**TO DO**
Count how many lines of the listing contain "wide", then give that number and nothing more.

**EXCERPTED RECORDS**
◇ ◇ ◇ ◇ ◇

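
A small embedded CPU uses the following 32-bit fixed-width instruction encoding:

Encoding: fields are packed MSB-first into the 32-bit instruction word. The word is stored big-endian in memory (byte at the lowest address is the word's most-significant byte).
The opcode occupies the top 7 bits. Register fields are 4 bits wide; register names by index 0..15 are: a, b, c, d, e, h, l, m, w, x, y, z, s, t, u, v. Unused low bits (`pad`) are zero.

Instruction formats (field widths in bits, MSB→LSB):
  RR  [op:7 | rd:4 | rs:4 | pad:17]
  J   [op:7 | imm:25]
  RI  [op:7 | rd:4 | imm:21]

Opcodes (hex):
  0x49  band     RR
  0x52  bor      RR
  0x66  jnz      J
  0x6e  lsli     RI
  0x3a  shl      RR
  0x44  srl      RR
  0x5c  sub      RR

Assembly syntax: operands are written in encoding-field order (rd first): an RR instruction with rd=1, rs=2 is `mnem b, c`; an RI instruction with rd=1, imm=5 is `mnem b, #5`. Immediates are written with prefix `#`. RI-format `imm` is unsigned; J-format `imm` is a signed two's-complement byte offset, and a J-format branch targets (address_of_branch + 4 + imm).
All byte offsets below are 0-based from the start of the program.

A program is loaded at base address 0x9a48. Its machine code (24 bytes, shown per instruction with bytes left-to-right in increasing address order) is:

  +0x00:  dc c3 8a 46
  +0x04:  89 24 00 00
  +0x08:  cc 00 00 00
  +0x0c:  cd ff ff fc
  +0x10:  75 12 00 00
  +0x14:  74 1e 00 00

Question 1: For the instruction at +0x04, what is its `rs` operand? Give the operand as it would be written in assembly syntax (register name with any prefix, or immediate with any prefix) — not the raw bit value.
c

@+04  big-endian(89 24 00 00) = 0x89240000
  opcode bits[31:25]=0x44: srl/RR
  rd@[24:21]=0x9 ⇒ x
  rs@[20:17]=0x2 ⇒ c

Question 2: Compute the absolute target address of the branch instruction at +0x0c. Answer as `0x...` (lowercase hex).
@+0c  big-endian(cd ff ff fc) = 0xcdfffffc
  op=0xcdfffffc>>25=0x66 ⇒ jnz (J)
  imm: (w>>0)&0x1ffffff=0x1fffffc (s25→-4) → #-4
  target = base 0x9a48 + off 0x0c + 4 + imm -4 = 0x9a54

0x9a54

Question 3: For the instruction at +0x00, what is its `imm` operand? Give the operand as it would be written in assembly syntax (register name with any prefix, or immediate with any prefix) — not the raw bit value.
off 0x00: read dc c3 8a 46 as big → 0xdcc38a46
  top 7b → 0x6e → lsli [RI]
  rd@[24:21]=0x6 ⇒ l
  imm@[20:0]=0x38a46 ⇒ #232006

#232006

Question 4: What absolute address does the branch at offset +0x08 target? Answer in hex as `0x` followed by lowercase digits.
0x9a54

@+08  big-endian(cc 00 00 00) = 0xcc000000
  op=0xcc000000>>25=0x66 ⇒ jnz (J)
  imm: (w>>0)&0x1ffffff=0x0 → #0
  target = base 0x9a48 + off 0x08 + 4 + imm 0 = 0x9a54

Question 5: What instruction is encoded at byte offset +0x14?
shl a, v

[14] 74 1e 00 00 → 0x741e0000
  op=0x741e0000>>25=0x3a ⇒ shl (RR)
  rd@[24:21]=0x0 ⇒ a
  rs@[20:17]=0xf ⇒ v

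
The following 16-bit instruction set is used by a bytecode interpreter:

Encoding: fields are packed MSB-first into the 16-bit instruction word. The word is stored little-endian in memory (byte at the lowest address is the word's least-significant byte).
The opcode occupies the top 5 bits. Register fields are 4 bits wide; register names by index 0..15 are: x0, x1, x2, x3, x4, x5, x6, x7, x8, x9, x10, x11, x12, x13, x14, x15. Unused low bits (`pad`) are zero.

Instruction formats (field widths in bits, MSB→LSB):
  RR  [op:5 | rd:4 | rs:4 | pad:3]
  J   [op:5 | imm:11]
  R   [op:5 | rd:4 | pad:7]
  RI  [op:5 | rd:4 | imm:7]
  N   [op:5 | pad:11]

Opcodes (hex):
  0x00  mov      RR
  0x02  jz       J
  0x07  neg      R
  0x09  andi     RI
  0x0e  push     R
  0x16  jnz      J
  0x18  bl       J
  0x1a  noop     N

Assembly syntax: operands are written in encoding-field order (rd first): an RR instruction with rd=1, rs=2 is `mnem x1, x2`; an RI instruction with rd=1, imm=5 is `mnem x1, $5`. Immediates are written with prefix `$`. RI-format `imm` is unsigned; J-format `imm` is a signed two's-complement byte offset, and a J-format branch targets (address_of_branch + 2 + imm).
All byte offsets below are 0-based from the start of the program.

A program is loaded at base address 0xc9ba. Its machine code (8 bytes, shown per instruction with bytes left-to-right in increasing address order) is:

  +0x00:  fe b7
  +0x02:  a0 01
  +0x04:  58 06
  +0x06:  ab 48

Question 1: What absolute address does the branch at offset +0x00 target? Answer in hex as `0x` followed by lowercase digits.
off 0x00: read fe b7 as little → 0xb7fe
  op=0xb7fe>>11=0x16 ⇒ jnz (J)
  [10:0] imm=2046 (s11→-2) = $-2
  target = base 0xc9ba + off 0x00 + 2 + imm -2 = 0xc9ba

0xc9ba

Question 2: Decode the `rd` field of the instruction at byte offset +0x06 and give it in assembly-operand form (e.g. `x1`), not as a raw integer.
x1

@+06  little-endian(ab 48) = 0x48ab
  op=0x48ab>>11=0x9 ⇒ andi (RI)
  [10:7] rd=1 = x1
  [6:0] imm=43 = $43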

◇ ◇ ◇ ◇ ◇

**RESPONSE TO THIS TASK**
2